### [Saved data entries]
..........

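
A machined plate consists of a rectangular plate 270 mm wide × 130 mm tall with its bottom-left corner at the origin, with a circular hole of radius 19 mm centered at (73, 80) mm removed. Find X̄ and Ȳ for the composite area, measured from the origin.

plate: A = 270 × 130 = 35100.00, centroid at (135.00, 65.00).
hole: A = −π·19² = -1134.11, centroid at (73.00, 80.00).
ΣA = 33965.89 mm²
ΣAX̄ = (35100.00)(135.00) + (-1134.11)(73.00) = 4655709.61 mm³
ΣAȲ = (35100.00)(65.00) + (-1134.11)(80.00) = 2190770.80 mm³
X̄ = 4655709.61 / 33965.89 = 137.07 mm
Ȳ = 2190770.80 / 33965.89 = 64.50 mm

X̄ = 137.07 mm, Ȳ = 64.50 mm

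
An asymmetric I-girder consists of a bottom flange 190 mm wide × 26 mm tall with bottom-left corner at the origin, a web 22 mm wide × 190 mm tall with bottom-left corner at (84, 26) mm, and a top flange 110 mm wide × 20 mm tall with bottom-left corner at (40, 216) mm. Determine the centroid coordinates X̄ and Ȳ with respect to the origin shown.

bottom flange: A = 190 × 26 = 4940.00, centroid at (95.00, 13.00).
web: A = 22 × 190 = 4180.00, centroid at (95.00, 121.00).
top flange: A = 110 × 20 = 2200.00, centroid at (95.00, 226.00).
ΣA = 11320.00 mm², ΣAX̄ = 1075400.00 mm³, ΣAȲ = 1067200.00 mm³.
X̄ = 1075400.00/11320.00 = 95.00 mm; Ȳ = 1067200.00/11320.00 = 94.28 mm.

X̄ = 95.00 mm, Ȳ = 94.28 mm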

..........

### [What is required]
Your job is to restate all of the data word for word.

### [Exercise output]
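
A machined plate consists of a rectangular plate 270 mm wide × 130 mm tall with its bottom-left corner at the origin, with a circular hole of radius 19 mm centered at (73, 80) mm removed. Find X̄ and Ȳ for the composite area, measured from the origin.

plate: A = 270 × 130 = 35100.00, centroid at (135.00, 65.00).
hole: A = −π·19² = -1134.11, centroid at (73.00, 80.00).
ΣA = 33965.89 mm²
ΣAX̄ = (35100.00)(135.00) + (-1134.11)(73.00) = 4655709.61 mm³
ΣAȲ = (35100.00)(65.00) + (-1134.11)(80.00) = 2190770.80 mm³
X̄ = 4655709.61 / 33965.89 = 137.07 mm
Ȳ = 2190770.80 / 33965.89 = 64.50 mm

X̄ = 137.07 mm, Ȳ = 64.50 mm

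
An asymmetric I-girder consists of a bottom flange 190 mm wide × 26 mm tall with bottom-left corner at the origin, a web 22 mm wide × 190 mm tall with bottom-left corner at (84, 26) mm, and a top flange 110 mm wide × 20 mm tall with bottom-left corner at (40, 216) mm. Determine the centroid coordinates X̄ and Ȳ with respect to the origin shown.

bottom flange: A = 190 × 26 = 4940.00, centroid at (95.00, 13.00).
web: A = 22 × 190 = 4180.00, centroid at (95.00, 121.00).
top flange: A = 110 × 20 = 2200.00, centroid at (95.00, 226.00).
ΣA = 11320.00 mm², ΣAX̄ = 1075400.00 mm³, ΣAȲ = 1067200.00 mm³.
X̄ = 1075400.00/11320.00 = 95.00 mm; Ȳ = 1067200.00/11320.00 = 94.28 mm.

X̄ = 95.00 mm, Ȳ = 94.28 mm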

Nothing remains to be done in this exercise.